[RECORDS SUPPLIED — start]
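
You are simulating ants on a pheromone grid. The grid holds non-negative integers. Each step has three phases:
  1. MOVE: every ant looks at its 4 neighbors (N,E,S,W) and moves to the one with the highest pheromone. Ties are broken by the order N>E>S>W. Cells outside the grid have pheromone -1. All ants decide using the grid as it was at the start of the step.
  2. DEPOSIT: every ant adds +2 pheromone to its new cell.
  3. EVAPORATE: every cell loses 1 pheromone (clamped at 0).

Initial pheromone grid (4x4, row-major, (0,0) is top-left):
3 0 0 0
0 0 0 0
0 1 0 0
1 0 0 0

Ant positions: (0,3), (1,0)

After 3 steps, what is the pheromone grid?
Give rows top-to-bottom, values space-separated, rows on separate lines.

After step 1: ants at (1,3),(0,0)
  4 0 0 0
  0 0 0 1
  0 0 0 0
  0 0 0 0
After step 2: ants at (0,3),(0,1)
  3 1 0 1
  0 0 0 0
  0 0 0 0
  0 0 0 0
After step 3: ants at (1,3),(0,0)
  4 0 0 0
  0 0 0 1
  0 0 0 0
  0 0 0 0

4 0 0 0
0 0 0 1
0 0 0 0
0 0 0 0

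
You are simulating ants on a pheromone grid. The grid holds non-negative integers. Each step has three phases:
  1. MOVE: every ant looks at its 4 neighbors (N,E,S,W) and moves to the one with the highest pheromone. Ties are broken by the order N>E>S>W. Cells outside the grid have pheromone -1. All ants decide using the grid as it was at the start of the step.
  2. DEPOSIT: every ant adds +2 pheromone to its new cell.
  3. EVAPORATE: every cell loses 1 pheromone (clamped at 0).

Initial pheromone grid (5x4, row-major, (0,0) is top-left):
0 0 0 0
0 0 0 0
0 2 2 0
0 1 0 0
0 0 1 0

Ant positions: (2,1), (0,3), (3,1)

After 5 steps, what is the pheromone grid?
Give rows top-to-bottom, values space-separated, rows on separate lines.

After step 1: ants at (2,2),(1,3),(2,1)
  0 0 0 0
  0 0 0 1
  0 3 3 0
  0 0 0 0
  0 0 0 0
After step 2: ants at (2,1),(0,3),(2,2)
  0 0 0 1
  0 0 0 0
  0 4 4 0
  0 0 0 0
  0 0 0 0
After step 3: ants at (2,2),(1,3),(2,1)
  0 0 0 0
  0 0 0 1
  0 5 5 0
  0 0 0 0
  0 0 0 0
After step 4: ants at (2,1),(0,3),(2,2)
  0 0 0 1
  0 0 0 0
  0 6 6 0
  0 0 0 0
  0 0 0 0
After step 5: ants at (2,2),(1,3),(2,1)
  0 0 0 0
  0 0 0 1
  0 7 7 0
  0 0 0 0
  0 0 0 0

0 0 0 0
0 0 0 1
0 7 7 0
0 0 0 0
0 0 0 0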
[RECORDS SUPPLIED — finish]
INSTRUCTIONS TO FOLLOW ▸ Filter the entries down to the lines that hold "steps". Copy those lines.

WRITTEN RESPONSE ▸
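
After 3 steps, what is the pheromone grid?
After 5 steps, what is the pheromone grid?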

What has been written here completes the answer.